◆ **What is expected**:
Everything from the line containing "proc-E holds (0, 3, 0)" through the line containing "Model: resource order is R0, R1, R3" in the listing below should be copied exactly, and nothing more.

◆ **Data provided**:
[Start of Attachment]
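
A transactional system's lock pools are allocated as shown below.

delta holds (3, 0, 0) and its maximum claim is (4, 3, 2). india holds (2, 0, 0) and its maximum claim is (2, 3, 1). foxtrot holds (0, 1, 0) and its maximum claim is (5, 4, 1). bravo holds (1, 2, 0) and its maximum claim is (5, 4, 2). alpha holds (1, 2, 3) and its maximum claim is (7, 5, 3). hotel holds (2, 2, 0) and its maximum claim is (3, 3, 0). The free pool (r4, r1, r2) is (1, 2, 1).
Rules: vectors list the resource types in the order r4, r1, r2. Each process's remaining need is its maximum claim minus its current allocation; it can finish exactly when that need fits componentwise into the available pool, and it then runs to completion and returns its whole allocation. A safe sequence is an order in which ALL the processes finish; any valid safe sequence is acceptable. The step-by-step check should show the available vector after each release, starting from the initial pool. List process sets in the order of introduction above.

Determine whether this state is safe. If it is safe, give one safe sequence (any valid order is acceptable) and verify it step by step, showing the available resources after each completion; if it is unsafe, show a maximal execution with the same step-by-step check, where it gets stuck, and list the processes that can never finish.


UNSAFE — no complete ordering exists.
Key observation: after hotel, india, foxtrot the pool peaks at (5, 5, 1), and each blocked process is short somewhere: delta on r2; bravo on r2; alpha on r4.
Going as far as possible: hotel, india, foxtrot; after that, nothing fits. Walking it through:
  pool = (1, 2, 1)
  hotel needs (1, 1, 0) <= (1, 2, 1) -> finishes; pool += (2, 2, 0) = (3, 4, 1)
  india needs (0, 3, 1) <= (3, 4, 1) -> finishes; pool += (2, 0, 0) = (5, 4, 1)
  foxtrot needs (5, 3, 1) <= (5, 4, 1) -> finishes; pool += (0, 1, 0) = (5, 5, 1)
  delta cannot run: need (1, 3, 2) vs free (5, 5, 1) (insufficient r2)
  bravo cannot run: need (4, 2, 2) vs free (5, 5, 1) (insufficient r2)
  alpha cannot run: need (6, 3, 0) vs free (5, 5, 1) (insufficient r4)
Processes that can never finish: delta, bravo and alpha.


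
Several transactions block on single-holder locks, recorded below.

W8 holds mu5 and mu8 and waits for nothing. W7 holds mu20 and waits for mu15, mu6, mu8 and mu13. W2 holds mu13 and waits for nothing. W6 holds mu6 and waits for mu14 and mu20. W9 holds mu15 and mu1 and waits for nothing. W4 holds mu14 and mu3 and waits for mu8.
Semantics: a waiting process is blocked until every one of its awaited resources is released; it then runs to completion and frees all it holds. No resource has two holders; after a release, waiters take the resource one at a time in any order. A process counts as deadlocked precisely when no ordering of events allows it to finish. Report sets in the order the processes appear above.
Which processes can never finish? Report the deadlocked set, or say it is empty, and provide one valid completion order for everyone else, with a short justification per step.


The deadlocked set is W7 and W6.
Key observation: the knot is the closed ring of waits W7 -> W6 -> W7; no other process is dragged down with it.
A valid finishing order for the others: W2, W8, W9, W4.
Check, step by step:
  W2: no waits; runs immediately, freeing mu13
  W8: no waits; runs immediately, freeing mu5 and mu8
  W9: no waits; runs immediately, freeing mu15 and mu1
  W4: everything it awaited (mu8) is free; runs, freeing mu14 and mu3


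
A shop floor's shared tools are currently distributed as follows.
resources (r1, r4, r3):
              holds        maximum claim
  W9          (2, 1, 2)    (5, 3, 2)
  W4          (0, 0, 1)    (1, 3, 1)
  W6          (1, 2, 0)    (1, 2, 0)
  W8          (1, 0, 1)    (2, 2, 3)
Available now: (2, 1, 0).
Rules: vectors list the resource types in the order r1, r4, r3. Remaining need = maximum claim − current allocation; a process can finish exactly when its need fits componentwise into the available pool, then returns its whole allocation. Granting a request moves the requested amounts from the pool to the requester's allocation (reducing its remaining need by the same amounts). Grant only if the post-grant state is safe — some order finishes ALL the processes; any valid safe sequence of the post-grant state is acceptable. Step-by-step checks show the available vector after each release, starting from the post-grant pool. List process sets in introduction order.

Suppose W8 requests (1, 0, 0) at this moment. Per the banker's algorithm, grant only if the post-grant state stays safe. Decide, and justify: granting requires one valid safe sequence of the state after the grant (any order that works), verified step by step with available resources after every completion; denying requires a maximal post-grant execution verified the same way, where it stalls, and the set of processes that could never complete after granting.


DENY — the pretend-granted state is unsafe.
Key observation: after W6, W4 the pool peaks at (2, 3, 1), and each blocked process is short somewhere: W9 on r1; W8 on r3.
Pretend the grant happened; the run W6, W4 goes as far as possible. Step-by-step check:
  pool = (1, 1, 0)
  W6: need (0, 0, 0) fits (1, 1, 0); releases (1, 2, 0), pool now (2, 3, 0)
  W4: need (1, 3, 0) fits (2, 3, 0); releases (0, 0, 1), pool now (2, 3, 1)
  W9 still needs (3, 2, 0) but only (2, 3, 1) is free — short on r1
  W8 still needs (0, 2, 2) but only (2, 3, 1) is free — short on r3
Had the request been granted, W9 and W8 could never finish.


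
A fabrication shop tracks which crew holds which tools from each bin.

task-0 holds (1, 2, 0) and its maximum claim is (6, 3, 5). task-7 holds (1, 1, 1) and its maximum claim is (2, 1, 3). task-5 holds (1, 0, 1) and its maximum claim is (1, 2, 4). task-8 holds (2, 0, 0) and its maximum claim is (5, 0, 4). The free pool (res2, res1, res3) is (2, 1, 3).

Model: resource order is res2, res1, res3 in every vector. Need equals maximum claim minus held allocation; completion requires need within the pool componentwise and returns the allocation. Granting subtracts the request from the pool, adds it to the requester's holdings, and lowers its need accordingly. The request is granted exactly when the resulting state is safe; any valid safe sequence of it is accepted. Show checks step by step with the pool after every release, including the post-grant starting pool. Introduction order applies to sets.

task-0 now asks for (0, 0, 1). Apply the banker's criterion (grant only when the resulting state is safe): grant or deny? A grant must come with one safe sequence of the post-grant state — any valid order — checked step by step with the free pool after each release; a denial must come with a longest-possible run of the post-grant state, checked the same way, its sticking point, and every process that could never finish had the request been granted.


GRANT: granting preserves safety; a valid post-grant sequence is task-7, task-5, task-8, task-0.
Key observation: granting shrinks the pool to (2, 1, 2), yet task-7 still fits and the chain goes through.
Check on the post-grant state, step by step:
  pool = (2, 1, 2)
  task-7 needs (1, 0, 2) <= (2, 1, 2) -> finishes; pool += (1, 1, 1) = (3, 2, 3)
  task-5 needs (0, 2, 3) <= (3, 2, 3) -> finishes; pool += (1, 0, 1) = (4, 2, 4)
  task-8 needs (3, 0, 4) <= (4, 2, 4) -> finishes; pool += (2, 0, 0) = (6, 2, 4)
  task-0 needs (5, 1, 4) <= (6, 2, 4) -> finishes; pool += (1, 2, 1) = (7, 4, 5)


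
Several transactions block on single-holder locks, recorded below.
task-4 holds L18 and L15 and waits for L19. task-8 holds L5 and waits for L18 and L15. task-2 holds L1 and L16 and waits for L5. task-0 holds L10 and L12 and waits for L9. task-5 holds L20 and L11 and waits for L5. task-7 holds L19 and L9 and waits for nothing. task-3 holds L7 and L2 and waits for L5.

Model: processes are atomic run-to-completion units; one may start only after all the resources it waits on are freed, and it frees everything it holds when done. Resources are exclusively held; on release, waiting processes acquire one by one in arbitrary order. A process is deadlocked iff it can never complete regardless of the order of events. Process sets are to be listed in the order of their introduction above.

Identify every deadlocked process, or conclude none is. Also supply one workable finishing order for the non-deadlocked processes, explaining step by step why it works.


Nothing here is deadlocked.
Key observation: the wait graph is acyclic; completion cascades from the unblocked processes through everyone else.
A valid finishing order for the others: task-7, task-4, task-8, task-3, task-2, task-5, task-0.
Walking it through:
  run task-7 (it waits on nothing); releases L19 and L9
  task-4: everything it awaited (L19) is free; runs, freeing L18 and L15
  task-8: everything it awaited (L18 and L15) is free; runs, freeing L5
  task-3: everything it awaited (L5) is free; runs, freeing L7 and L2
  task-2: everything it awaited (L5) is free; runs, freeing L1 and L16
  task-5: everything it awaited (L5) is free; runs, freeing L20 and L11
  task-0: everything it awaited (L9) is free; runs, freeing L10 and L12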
[End of Attachment]
[Start of Attachment]
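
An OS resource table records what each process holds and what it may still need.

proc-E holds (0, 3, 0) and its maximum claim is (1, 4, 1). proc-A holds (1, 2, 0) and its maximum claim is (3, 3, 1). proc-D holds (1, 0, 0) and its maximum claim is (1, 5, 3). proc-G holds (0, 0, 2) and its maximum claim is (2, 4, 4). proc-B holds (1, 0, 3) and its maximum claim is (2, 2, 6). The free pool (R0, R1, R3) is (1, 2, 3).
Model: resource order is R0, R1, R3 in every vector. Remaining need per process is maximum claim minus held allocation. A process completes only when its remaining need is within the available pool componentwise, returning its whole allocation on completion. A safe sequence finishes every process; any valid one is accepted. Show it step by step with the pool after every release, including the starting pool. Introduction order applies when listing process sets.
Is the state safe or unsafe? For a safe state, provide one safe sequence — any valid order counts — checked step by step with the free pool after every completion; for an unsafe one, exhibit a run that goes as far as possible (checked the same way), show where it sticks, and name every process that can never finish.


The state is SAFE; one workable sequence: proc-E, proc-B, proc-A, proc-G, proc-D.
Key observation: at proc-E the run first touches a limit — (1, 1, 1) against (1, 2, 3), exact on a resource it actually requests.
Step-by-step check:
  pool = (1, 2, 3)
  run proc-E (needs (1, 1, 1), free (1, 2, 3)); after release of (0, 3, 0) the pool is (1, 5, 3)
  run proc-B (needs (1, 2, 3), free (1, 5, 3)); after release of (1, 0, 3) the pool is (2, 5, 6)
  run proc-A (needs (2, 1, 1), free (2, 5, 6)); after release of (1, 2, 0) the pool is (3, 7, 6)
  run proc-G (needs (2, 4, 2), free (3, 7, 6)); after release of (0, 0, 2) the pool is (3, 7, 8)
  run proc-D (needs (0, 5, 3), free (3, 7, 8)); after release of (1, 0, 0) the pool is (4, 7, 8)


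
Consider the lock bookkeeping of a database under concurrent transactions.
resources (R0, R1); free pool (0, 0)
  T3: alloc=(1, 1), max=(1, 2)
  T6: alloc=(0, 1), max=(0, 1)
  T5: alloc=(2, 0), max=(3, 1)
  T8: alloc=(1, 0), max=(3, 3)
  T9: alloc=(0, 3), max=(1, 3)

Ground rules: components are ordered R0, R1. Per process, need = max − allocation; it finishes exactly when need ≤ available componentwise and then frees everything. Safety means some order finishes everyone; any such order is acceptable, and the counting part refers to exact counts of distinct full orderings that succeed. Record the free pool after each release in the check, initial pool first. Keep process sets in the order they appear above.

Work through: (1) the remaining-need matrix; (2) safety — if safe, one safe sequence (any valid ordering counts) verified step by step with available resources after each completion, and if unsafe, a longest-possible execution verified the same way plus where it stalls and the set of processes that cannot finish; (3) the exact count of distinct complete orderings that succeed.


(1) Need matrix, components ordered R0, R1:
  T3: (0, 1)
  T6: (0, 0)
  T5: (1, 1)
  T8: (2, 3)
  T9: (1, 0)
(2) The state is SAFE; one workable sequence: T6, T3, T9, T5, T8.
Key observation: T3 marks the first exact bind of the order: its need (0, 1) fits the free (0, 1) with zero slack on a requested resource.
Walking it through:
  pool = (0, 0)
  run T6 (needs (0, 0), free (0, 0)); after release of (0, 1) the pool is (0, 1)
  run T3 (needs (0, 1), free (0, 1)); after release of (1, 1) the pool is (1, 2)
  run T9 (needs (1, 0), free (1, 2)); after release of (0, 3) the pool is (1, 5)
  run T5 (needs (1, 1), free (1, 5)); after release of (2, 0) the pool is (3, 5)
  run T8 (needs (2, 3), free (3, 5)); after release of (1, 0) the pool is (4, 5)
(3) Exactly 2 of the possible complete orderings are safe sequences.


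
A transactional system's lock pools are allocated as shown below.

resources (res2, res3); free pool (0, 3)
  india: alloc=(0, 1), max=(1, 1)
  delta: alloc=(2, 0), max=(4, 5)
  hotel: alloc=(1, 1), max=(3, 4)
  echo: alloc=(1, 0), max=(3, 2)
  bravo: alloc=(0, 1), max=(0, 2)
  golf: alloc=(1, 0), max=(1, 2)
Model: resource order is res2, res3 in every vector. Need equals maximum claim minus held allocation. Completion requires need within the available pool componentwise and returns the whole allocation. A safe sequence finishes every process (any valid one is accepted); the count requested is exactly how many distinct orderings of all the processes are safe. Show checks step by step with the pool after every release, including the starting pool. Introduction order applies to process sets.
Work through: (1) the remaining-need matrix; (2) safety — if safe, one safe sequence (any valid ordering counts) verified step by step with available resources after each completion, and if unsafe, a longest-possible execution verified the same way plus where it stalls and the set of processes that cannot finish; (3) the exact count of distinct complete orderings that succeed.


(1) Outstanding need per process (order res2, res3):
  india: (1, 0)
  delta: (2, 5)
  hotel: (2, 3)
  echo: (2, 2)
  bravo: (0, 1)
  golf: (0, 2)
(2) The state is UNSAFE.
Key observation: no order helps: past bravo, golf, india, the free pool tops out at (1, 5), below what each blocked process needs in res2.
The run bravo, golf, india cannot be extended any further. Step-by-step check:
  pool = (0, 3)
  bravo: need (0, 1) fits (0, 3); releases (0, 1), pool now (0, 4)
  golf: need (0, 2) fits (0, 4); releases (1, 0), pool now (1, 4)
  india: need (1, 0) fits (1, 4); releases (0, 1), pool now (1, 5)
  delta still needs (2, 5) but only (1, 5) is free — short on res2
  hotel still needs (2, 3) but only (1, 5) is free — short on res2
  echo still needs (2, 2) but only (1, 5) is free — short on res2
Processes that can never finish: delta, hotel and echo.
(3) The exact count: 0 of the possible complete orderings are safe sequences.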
[End of Attachment]
◆ **Solution to this problem**:
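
proc-E holds (0, 3, 0) and its maximum claim is (1, 4, 1). proc-A holds (1, 2, 0) and its maximum claim is (3, 3, 1). proc-D holds (1, 0, 0) and its maximum claim is (1, 5, 3). proc-G holds (0, 0, 2) and its maximum claim is (2, 4, 4). proc-B holds (1, 0, 3) and its maximum claim is (2, 2, 6). The free pool (R0, R1, R3) is (1, 2, 3).
Model: resource order is R0, R1, R3 in every vector. Remaining need per process is maximum claim minus held allocation. A process completes only when its remaining need is within the available pool componentwise, returning its whole allocation on completion. A safe sequence finishes every process; any valid one is accepted. Show it step by step with the pool after every release, including the starting pool. Introduction order applies when listing process sets.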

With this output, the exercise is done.